(Records)
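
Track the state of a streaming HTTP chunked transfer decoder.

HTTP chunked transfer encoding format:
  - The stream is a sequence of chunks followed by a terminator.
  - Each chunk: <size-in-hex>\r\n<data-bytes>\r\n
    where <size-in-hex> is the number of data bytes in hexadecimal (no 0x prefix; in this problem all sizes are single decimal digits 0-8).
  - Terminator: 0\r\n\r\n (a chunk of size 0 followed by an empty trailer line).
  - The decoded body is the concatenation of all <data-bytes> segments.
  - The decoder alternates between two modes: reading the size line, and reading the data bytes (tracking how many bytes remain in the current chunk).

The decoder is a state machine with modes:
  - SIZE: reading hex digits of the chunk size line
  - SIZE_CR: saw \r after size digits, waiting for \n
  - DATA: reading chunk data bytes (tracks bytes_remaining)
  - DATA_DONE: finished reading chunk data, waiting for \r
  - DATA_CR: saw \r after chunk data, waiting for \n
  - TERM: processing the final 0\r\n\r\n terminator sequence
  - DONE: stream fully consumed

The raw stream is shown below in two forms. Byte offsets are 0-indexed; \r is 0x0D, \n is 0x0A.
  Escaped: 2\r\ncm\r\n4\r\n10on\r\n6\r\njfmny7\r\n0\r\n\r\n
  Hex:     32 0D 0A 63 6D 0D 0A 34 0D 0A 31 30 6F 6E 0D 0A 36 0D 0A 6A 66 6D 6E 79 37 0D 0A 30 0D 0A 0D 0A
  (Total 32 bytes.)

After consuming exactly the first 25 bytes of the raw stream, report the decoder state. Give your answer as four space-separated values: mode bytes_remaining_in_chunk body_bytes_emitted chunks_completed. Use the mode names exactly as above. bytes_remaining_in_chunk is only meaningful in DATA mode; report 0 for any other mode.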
(End Records)
- _Problem statement_
Your task is to restate all of the records above word for word.

- _Answer space_
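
Track the state of a streaming HTTP chunked transfer decoder.

HTTP chunked transfer encoding format:
  - The stream is a sequence of chunks followed by a terminator.
  - Each chunk: <size-in-hex>\r\n<data-bytes>\r\n
    where <size-in-hex> is the number of data bytes in hexadecimal (no 0x prefix; in this problem all sizes are single decimal digits 0-8).
  - Terminator: 0\r\n\r\n (a chunk of size 0 followed by an empty trailer line).
  - The decoded body is the concatenation of all <data-bytes> segments.
  - The decoder alternates between two modes: reading the size line, and reading the data bytes (tracking how many bytes remain in the current chunk).

The decoder is a state machine with modes:
  - SIZE: reading hex digits of the chunk size line
  - SIZE_CR: saw \r after size digits, waiting for \n
  - DATA: reading chunk data bytes (tracks bytes_remaining)
  - DATA_DONE: finished reading chunk data, waiting for \r
  - DATA_CR: saw \r after chunk data, waiting for \n
  - TERM: processing the final 0\r\n\r\n terminator sequence
  - DONE: stream fully consumed

The raw stream is shown below in two forms. Byte offsets are 0-indexed; \r is 0x0D, \n is 0x0A.
  Escaped: 2\r\ncm\r\n4\r\n10on\r\n6\r\njfmny7\r\n0\r\n\r\n
  Hex:     32 0D 0A 63 6D 0D 0A 34 0D 0A 31 30 6F 6E 0D 0A 36 0D 0A 6A 66 6D 6E 79 37 0D 0A 30 0D 0A 0D 0A
  (Total 32 bytes.)

After consuming exactly the first 25 bytes of the raw stream, report the decoder state. Give your answer as four space-separated values: mode bytes_remaining_in_chunk body_bytes_emitted chunks_completed. Use the mode names exactly as above. bytes_remaining_in_chunk is only meaningful in DATA mode; report 0 for any other mode.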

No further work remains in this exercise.